## Saved entries
*** Block opens ***
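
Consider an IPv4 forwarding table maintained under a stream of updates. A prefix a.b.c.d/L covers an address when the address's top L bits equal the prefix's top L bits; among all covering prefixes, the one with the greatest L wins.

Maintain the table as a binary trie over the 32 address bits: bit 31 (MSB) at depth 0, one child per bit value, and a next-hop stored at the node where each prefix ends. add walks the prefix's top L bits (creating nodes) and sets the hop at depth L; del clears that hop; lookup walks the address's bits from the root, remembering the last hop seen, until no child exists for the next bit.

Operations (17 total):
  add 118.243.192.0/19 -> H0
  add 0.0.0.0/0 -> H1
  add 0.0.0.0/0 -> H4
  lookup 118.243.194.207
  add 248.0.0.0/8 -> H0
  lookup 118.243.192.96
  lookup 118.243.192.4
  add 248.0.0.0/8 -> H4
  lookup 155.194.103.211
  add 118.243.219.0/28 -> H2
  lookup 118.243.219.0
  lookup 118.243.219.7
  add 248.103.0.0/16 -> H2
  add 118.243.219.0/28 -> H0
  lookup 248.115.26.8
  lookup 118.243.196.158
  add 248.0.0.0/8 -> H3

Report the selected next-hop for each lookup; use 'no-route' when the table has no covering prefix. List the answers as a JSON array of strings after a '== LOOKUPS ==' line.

Apply in order:
  add 118.243.192.0/19 -> H0 at depth 19
  add 0.0.0.0/0 -> H1 at depth 0
  add 0.0.0.0/0 -> H4 at depth 0
  Q 118.243.194.207: descend 0111011011110011110 ; hops seen [H4,H0] ; pick H0
  add 248.0.0.0/8 -> H0 at depth 8
  Q 118.243.192.96: descend 0111011011110011110 ; hops seen [H4,H0] ; pick H0
  Q 118.243.192.4: descend 0111011011110011110 ; hops seen [H4,H0] ; pick H0
  add 248.0.0.0/8 -> H4 at depth 8
  Q 155.194.103.211: descend 1 ; hops seen [H4] ; pick H4
  add 118.243.219.0/28 -> H2 at depth 28
  Q 118.243.219.0: descend 0111011011110011110110110000 ; hops seen [H4,H0,H2] ; pick H2
  Q 118.243.219.7: descend 0111011011110011110110110000 ; hops seen [H4,H0,H2] ; pick H2
  add 248.103.0.0/16 -> H2 at depth 16
  add 118.243.219.0/28 -> H0 at depth 28
  Q 248.115.26.8: descend 11111000011 ; hops seen [H4,H4] ; pick H4
  Q 118.243.196.158: descend 0111011011110011110 ; hops seen [H4,H0] ; pick H0
  add 248.0.0.0/8 -> H3 at depth 8

== LOOKUPS ==
["H0","H0","H0","H4","H2","H2","H4","H0"]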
*** Block closes ***
## WHAT YOU HAVE TO DO
List each line of the records that holds the string "address".

## RESPONSE FOR THIS EXERCISE
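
Consider an IPv4 forwarding table maintained under a stream of updates. A prefix a.b.c.d/L covers an address when the address's top L bits equal the prefix's top L bits; among all covering prefixes, the one with the greatest L wins.
Maintain the table as a binary trie over the 32 address bits: bit 31 (MSB) at depth 0, one child per bit value, and a next-hop stored at the node where each prefix ends. add walks the prefix's top L bits (creating nodes) and sets the hop at depth L; del clears that hop; lookup walks the address's bits from the root, remembering the last hop seen, until no child exists for the next bit.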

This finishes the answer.